DESCRIPTION OF THE TASK:
In the listing below, find the line containing "4×7 block of M is at most 4" and the line containing "the leading 1-by-2". Repeat exactly those two lines and every line between them, nothing more.

INFORMATION:
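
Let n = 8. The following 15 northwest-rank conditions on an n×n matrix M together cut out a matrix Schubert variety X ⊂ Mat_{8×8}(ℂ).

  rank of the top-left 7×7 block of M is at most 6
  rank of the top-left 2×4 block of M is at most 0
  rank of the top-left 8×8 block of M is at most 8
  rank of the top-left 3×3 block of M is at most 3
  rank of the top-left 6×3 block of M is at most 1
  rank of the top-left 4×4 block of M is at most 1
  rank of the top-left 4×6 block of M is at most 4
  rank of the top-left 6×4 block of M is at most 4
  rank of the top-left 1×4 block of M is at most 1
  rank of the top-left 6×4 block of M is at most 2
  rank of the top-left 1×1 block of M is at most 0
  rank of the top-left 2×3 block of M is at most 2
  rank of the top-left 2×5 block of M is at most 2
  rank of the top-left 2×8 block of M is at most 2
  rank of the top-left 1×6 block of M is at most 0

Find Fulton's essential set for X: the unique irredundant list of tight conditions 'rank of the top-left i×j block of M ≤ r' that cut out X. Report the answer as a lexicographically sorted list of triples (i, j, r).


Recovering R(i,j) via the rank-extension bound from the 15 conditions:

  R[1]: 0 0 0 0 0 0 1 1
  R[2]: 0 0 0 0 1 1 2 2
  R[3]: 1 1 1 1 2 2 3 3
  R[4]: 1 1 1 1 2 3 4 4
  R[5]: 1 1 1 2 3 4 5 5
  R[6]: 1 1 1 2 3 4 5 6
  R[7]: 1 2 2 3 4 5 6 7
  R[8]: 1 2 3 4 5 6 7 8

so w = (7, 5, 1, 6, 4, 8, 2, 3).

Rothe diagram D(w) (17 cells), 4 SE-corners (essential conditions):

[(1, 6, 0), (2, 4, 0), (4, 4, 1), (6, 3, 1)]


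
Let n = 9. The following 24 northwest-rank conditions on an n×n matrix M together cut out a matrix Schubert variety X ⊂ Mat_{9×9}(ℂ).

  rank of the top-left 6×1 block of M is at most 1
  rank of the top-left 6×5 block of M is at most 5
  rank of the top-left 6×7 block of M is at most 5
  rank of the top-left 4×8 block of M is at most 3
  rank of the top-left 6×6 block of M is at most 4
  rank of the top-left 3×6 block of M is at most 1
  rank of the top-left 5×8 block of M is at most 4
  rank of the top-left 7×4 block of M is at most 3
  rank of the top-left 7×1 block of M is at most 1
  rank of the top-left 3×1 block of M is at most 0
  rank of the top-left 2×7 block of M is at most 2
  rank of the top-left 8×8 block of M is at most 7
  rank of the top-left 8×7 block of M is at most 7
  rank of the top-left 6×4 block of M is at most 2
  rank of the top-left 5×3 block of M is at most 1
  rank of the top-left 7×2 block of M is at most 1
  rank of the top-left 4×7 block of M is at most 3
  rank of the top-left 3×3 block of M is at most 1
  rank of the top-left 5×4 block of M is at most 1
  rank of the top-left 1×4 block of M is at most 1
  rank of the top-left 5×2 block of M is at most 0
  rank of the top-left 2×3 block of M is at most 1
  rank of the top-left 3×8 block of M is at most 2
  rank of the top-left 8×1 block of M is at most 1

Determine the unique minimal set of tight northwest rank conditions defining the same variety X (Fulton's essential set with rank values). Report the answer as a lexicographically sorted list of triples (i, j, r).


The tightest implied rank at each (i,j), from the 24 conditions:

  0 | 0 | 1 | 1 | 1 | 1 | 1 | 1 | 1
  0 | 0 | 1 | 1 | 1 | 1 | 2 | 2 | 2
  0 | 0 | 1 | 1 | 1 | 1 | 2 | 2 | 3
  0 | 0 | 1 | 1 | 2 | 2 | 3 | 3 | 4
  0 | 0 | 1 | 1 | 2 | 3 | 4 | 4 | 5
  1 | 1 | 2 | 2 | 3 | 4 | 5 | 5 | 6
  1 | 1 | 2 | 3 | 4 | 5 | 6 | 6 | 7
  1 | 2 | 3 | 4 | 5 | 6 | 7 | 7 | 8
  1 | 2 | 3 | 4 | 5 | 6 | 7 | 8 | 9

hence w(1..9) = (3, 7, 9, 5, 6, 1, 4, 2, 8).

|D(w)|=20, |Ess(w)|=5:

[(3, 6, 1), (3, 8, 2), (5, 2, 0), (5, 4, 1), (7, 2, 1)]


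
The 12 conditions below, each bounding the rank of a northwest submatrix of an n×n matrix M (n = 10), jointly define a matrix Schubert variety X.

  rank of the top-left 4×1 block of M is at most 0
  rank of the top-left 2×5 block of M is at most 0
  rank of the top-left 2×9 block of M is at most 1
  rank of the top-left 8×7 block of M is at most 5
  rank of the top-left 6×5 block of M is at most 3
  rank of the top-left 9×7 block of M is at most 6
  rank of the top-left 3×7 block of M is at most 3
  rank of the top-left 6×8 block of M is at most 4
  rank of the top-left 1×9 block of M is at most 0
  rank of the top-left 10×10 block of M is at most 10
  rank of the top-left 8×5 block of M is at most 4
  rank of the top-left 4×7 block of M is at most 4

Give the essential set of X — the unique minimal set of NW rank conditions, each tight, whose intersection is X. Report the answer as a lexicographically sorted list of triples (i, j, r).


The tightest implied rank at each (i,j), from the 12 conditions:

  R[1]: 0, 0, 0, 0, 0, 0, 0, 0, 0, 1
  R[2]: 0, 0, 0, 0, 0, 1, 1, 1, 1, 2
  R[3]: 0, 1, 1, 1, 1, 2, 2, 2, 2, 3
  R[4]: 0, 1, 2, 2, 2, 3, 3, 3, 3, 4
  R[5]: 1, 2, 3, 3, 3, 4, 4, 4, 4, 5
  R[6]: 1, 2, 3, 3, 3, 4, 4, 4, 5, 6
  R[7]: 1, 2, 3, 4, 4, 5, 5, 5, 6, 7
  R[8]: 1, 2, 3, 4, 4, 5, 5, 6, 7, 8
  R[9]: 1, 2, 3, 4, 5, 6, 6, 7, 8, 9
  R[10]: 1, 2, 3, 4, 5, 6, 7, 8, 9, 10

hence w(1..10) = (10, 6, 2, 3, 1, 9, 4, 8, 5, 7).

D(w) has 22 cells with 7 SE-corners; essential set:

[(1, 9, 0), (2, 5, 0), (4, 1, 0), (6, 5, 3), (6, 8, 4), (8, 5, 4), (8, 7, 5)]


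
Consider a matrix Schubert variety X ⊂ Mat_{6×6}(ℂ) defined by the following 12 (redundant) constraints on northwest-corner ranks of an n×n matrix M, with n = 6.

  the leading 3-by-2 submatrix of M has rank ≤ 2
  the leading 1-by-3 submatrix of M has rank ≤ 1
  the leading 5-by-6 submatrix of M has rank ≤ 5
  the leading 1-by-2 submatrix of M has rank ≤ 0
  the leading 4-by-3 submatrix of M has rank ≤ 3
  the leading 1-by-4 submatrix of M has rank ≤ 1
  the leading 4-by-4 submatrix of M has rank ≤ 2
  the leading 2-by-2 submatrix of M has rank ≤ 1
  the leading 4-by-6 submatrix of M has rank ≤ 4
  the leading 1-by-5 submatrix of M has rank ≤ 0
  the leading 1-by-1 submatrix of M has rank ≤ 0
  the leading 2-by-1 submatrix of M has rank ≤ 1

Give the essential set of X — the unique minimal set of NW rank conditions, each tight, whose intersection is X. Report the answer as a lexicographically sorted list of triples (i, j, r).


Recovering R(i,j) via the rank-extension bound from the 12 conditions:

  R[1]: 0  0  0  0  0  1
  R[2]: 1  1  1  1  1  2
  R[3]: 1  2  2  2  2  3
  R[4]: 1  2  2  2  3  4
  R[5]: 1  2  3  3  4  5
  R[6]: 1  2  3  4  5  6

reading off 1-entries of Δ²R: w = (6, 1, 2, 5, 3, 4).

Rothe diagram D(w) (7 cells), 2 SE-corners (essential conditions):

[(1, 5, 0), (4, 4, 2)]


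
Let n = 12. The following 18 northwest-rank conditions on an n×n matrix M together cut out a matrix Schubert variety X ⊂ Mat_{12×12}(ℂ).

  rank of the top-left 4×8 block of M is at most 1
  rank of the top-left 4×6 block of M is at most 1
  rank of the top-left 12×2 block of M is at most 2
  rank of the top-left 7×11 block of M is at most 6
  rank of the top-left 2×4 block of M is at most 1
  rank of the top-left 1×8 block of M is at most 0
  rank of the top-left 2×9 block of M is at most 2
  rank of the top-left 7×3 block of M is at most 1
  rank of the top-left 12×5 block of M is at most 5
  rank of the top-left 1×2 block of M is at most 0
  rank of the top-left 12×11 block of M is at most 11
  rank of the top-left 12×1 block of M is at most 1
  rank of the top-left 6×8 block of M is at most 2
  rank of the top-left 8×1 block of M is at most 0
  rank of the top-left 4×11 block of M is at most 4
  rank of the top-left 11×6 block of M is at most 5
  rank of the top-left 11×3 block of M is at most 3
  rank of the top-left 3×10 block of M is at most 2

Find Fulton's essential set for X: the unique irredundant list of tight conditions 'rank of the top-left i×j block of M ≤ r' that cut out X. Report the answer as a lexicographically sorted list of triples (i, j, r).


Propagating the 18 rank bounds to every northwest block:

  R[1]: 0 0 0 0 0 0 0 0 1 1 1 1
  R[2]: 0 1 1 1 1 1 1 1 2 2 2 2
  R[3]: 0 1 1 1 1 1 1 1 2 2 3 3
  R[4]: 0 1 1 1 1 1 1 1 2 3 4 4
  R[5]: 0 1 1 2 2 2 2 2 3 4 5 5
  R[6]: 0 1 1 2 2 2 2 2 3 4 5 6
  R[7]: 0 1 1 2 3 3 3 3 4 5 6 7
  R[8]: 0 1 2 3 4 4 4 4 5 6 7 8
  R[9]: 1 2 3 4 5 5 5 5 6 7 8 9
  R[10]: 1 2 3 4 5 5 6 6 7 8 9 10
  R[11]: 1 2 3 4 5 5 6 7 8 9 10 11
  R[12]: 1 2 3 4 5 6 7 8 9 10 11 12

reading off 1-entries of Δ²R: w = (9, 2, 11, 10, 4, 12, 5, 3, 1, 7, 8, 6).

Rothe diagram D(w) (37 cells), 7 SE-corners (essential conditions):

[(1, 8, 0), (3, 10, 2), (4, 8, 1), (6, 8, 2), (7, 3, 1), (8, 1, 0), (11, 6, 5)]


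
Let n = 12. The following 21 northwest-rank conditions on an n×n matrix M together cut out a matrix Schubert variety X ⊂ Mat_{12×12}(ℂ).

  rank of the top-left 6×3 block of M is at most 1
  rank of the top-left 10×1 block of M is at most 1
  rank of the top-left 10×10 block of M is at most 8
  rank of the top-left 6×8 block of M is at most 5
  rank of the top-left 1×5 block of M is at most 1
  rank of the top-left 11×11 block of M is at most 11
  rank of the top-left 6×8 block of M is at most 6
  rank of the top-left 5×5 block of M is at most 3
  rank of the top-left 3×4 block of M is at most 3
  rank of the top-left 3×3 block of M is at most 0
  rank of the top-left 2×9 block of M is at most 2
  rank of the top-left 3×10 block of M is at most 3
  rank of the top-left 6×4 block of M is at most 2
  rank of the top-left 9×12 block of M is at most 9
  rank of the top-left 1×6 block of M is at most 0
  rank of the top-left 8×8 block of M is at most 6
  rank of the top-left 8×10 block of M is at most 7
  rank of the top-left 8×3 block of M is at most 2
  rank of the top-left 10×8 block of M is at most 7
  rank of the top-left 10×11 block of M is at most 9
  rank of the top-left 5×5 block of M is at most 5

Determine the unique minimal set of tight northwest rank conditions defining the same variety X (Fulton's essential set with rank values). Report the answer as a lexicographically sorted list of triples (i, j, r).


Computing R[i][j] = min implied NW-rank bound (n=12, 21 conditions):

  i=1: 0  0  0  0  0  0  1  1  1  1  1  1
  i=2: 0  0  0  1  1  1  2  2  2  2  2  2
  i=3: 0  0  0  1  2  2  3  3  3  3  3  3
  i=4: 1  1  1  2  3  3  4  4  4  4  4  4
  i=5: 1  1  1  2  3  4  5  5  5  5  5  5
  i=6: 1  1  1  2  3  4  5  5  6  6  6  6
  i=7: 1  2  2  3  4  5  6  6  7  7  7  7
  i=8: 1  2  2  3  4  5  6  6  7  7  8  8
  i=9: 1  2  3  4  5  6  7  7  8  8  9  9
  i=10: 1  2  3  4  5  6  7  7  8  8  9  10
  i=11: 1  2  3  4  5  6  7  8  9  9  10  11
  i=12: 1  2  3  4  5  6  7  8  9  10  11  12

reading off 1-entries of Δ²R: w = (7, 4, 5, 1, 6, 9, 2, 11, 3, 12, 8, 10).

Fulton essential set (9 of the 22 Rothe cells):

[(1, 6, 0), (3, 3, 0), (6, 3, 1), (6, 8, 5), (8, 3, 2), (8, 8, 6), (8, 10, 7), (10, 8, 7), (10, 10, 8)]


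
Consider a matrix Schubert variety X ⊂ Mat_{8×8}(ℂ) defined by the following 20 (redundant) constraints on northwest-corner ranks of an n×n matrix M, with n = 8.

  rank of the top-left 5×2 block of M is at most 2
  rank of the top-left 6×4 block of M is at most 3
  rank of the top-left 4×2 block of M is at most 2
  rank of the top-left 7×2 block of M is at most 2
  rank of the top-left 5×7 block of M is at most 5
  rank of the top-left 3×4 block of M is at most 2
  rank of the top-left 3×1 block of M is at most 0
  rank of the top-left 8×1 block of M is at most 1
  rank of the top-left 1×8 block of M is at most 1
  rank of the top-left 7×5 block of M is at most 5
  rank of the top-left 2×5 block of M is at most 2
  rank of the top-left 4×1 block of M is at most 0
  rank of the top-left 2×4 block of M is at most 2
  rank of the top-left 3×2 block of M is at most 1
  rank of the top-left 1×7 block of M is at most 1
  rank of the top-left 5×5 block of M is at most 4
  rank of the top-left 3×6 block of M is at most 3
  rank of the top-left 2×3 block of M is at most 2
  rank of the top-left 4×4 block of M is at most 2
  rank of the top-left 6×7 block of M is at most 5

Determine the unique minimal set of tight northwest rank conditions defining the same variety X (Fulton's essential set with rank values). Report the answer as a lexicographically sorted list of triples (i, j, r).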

TASK SOLUTION:
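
  rank of the top-left 4×7 block of M is at most 4

Give the essential set of X — the unique minimal set of NW rank conditions, each tight, whose intersection is X. Report the answer as a lexicographically sorted list of triples (i, j, r).


The tightest implied rank at each (i,j), from the 12 conditions:

  R[1]: 0, 0, 0, 0, 0, 0, 0, 0, 0, 1
  R[2]: 0, 0, 0, 0, 0, 1, 1, 1, 1, 2
  R[3]: 0, 1, 1, 1, 1, 2, 2, 2, 2, 3
  R[4]: 0, 1, 2, 2, 2, 3, 3, 3, 3, 4
  R[5]: 1, 2, 3, 3, 3, 4, 4, 4, 4, 5
  R[6]: 1, 2, 3, 3, 3, 4, 4, 4, 5, 6
  R[7]: 1, 2, 3, 4, 4, 5, 5, 5, 6, 7
  R[8]: 1, 2, 3, 4, 4, 5, 5, 6, 7, 8
  R[9]: 1, 2, 3, 4, 5, 6, 6, 7, 8, 9
  R[10]: 1, 2, 3, 4, 5, 6, 7, 8, 9, 10

hence w(1..10) = (10, 6, 2, 3, 1, 9, 4, 8, 5, 7).

D(w) has 22 cells with 7 SE-corners; essential set:

[(1, 9, 0), (2, 5, 0), (4, 1, 0), (6, 5, 3), (6, 8, 4), (8, 5, 4), (8, 7, 5)]


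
Consider a matrix Schubert variety X ⊂ Mat_{6×6}(ℂ) defined by the following 12 (redundant) constraints on northwest-corner ranks of an n×n matrix M, with n = 6.

  the leading 3-by-2 submatrix of M has rank ≤ 2
  the leading 1-by-3 submatrix of M has rank ≤ 1
  the leading 5-by-6 submatrix of M has rank ≤ 5
  the leading 1-by-2 submatrix of M has rank ≤ 0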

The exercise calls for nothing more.